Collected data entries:
:::::
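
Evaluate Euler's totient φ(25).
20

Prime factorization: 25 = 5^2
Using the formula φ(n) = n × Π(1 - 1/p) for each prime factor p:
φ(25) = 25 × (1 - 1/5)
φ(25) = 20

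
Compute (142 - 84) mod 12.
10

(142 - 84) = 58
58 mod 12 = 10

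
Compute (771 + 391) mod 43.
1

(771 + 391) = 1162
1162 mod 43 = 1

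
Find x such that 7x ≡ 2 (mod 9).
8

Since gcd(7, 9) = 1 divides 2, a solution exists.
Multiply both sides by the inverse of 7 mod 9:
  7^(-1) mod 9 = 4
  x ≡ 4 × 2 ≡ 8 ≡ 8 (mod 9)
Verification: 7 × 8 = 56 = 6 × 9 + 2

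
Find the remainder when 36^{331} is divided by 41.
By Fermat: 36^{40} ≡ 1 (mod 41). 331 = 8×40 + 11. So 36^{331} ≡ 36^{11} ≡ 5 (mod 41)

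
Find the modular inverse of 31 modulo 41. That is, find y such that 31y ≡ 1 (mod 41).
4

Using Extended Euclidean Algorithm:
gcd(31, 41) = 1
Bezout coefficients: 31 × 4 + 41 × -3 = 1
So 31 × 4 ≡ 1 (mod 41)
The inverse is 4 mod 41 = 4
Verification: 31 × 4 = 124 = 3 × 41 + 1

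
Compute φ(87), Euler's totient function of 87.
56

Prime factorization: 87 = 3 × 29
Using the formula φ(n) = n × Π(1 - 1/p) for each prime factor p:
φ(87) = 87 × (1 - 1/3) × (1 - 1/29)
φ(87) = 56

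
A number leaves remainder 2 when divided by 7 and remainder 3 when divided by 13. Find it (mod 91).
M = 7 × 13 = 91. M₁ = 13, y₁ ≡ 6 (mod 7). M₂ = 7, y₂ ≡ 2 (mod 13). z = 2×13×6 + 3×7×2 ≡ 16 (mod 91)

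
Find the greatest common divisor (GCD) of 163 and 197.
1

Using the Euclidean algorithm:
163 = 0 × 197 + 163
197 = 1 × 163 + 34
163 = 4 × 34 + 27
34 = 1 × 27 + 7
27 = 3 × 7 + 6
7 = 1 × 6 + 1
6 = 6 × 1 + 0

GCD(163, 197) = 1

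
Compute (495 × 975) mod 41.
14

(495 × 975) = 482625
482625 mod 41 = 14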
:::::
**PROBLEM REQUIREMENTS:** Give the entries again in full, with nothing changed.

**RESPONSE:**
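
Evaluate Euler's totient φ(25).
20

Prime factorization: 25 = 5^2
Using the formula φ(n) = n × Π(1 - 1/p) for each prime factor p:
φ(25) = 25 × (1 - 1/5)
φ(25) = 20

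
Compute (142 - 84) mod 12.
10

(142 - 84) = 58
58 mod 12 = 10

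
Compute (771 + 391) mod 43.
1

(771 + 391) = 1162
1162 mod 43 = 1

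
Find x such that 7x ≡ 2 (mod 9).
8

Since gcd(7, 9) = 1 divides 2, a solution exists.
Multiply both sides by the inverse of 7 mod 9:
  7^(-1) mod 9 = 4
  x ≡ 4 × 2 ≡ 8 ≡ 8 (mod 9)
Verification: 7 × 8 = 56 = 6 × 9 + 2

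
Find the remainder when 36^{331} is divided by 41.
By Fermat: 36^{40} ≡ 1 (mod 41). 331 = 8×40 + 11. So 36^{331} ≡ 36^{11} ≡ 5 (mod 41)

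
Find the modular inverse of 31 modulo 41. That is, find y such that 31y ≡ 1 (mod 41).
4

Using Extended Euclidean Algorithm:
gcd(31, 41) = 1
Bezout coefficients: 31 × 4 + 41 × -3 = 1
So 31 × 4 ≡ 1 (mod 41)
The inverse is 4 mod 41 = 4
Verification: 31 × 4 = 124 = 3 × 41 + 1

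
Compute φ(87), Euler's totient function of 87.
56

Prime factorization: 87 = 3 × 29
Using the formula φ(n) = n × Π(1 - 1/p) for each prime factor p:
φ(87) = 87 × (1 - 1/3) × (1 - 1/29)
φ(87) = 56

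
A number leaves remainder 2 when divided by 7 and remainder 3 when divided by 13. Find it (mod 91).
M = 7 × 13 = 91. M₁ = 13, y₁ ≡ 6 (mod 7). M₂ = 7, y₂ ≡ 2 (mod 13). z = 2×13×6 + 3×7×2 ≡ 16 (mod 91)

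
Find the greatest common divisor (GCD) of 163 and 197.
1

Using the Euclidean algorithm:
163 = 0 × 197 + 163
197 = 1 × 163 + 34
163 = 4 × 34 + 27
34 = 1 × 27 + 7
27 = 3 × 7 + 6
7 = 1 × 6 + 1
6 = 6 × 1 + 0

GCD(163, 197) = 1

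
Compute (495 × 975) mod 41.
14

(495 × 975) = 482625
482625 mod 41 = 14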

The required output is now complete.